**BRIEF**
Would you please copy out each entry exactly?

(Stored data)

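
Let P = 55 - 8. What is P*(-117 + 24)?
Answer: -4371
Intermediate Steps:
P = 47
P*(-117 + 24) = 47*(-117 + 24) = 47*(-93) = -4371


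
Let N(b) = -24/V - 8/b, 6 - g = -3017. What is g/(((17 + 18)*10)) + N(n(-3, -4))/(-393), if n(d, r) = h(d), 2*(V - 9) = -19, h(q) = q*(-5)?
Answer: 3514277/412650 ≈ 8.5164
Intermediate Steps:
h(q) = -5*q
g = 3023 (g = 6 - 1*(-3017) = 6 + 3017 = 3023)
V = -½ (V = 9 + (½)*(-19) = 9 - 19/2 = -½ ≈ -0.50000)
n(d, r) = -5*d
N(b) = 48 - 8/b (N(b) = -24/(-½) - 8/b = -24*(-2) - 8/b = 48 - 8/b)
g/(((17 + 18)*10)) + N(n(-3, -4))/(-393) = 3023/(((17 + 18)*10)) + (48 - 8/((-5*(-3))))/(-393) = 3023/((35*10)) + (48 - 8/15)*(-1/393) = 3023/350 + (48 - 8*1/15)*(-1/393) = 3023*(1/350) + (48 - 8/15)*(-1/393) = 3023/350 + (712/15)*(-1/393) = 3023/350 - 712/5895 = 3514277/412650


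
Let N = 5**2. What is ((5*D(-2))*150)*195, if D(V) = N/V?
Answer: -1828125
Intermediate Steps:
N = 25
D(V) = 25/V
((5*D(-2))*150)*195 = ((5*(25/(-2)))*150)*195 = ((5*(25*(-1/2)))*150)*195 = ((5*(-25/2))*150)*195 = -125/2*150*195 = -9375*195 = -1828125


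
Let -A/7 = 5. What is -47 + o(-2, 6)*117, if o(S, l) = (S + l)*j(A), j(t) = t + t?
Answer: -32807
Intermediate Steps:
A = -35 (A = -7*5 = -35)
j(t) = 2*t
o(S, l) = -70*S - 70*l (o(S, l) = (S + l)*(2*(-35)) = (S + l)*(-70) = -70*S - 70*l)
-47 + o(-2, 6)*117 = -47 + (-70*(-2) - 70*6)*117 = -47 + (140 - 420)*117 = -47 - 280*117 = -47 - 32760 = -32807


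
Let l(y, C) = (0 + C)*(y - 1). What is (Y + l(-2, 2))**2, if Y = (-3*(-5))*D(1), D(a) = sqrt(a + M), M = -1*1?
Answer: 36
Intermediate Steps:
l(y, C) = C*(-1 + y)
M = -1
D(a) = sqrt(-1 + a) (D(a) = sqrt(a - 1) = sqrt(-1 + a))
Y = 0 (Y = (-3*(-5))*sqrt(-1 + 1) = 15*sqrt(0) = 15*0 = 0)
(Y + l(-2, 2))**2 = (0 + 2*(-1 - 2))**2 = (0 + 2*(-3))**2 = (0 - 6)**2 = (-6)**2 = 36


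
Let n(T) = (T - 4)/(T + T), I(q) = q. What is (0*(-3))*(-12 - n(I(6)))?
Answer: 0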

**OUTPUT OF THE EXERCISE**
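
Let P = 55 - 8. What is P*(-117 + 24)?
Answer: -4371
Intermediate Steps:
P = 47
P*(-117 + 24) = 47*(-117 + 24) = 47*(-93) = -4371


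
Let N(b) = -24/V - 8/b, 6 - g = -3017. What is g/(((17 + 18)*10)) + N(n(-3, -4))/(-393), if n(d, r) = h(d), 2*(V - 9) = -19, h(q) = q*(-5)?
Answer: 3514277/412650 ≈ 8.5164
Intermediate Steps:
h(q) = -5*q
g = 3023 (g = 6 - 1*(-3017) = 6 + 3017 = 3023)
V = -½ (V = 9 + (½)*(-19) = 9 - 19/2 = -½ ≈ -0.50000)
n(d, r) = -5*d
N(b) = 48 - 8/b (N(b) = -24/(-½) - 8/b = -24*(-2) - 8/b = 48 - 8/b)
g/(((17 + 18)*10)) + N(n(-3, -4))/(-393) = 3023/(((17 + 18)*10)) + (48 - 8/((-5*(-3))))/(-393) = 3023/((35*10)) + (48 - 8/15)*(-1/393) = 3023/350 + (48 - 8*1/15)*(-1/393) = 3023*(1/350) + (48 - 8/15)*(-1/393) = 3023/350 + (712/15)*(-1/393) = 3023/350 - 712/5895 = 3514277/412650


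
Let N = 5**2. What is ((5*D(-2))*150)*195, if D(V) = N/V?
Answer: -1828125
Intermediate Steps:
N = 25
D(V) = 25/V
((5*D(-2))*150)*195 = ((5*(25/(-2)))*150)*195 = ((5*(25*(-1/2)))*150)*195 = ((5*(-25/2))*150)*195 = -125/2*150*195 = -9375*195 = -1828125


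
Let -A/7 = 5. What is -47 + o(-2, 6)*117, if o(S, l) = (S + l)*j(A), j(t) = t + t?
Answer: -32807
Intermediate Steps:
A = -35 (A = -7*5 = -35)
j(t) = 2*t
o(S, l) = -70*S - 70*l (o(S, l) = (S + l)*(2*(-35)) = (S + l)*(-70) = -70*S - 70*l)
-47 + o(-2, 6)*117 = -47 + (-70*(-2) - 70*6)*117 = -47 + (140 - 420)*117 = -47 - 280*117 = -47 - 32760 = -32807


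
Let l(y, C) = (0 + C)*(y - 1). What is (Y + l(-2, 2))**2, if Y = (-3*(-5))*D(1), D(a) = sqrt(a + M), M = -1*1?
Answer: 36
Intermediate Steps:
l(y, C) = C*(-1 + y)
M = -1
D(a) = sqrt(-1 + a) (D(a) = sqrt(a - 1) = sqrt(-1 + a))
Y = 0 (Y = (-3*(-5))*sqrt(-1 + 1) = 15*sqrt(0) = 15*0 = 0)
(Y + l(-2, 2))**2 = (0 + 2*(-1 - 2))**2 = (0 + 2*(-3))**2 = (0 - 6)**2 = (-6)**2 = 36


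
Let n(T) = (T - 4)/(T + T), I(q) = q. What is (0*(-3))*(-12 - n(I(6)))?
Answer: 0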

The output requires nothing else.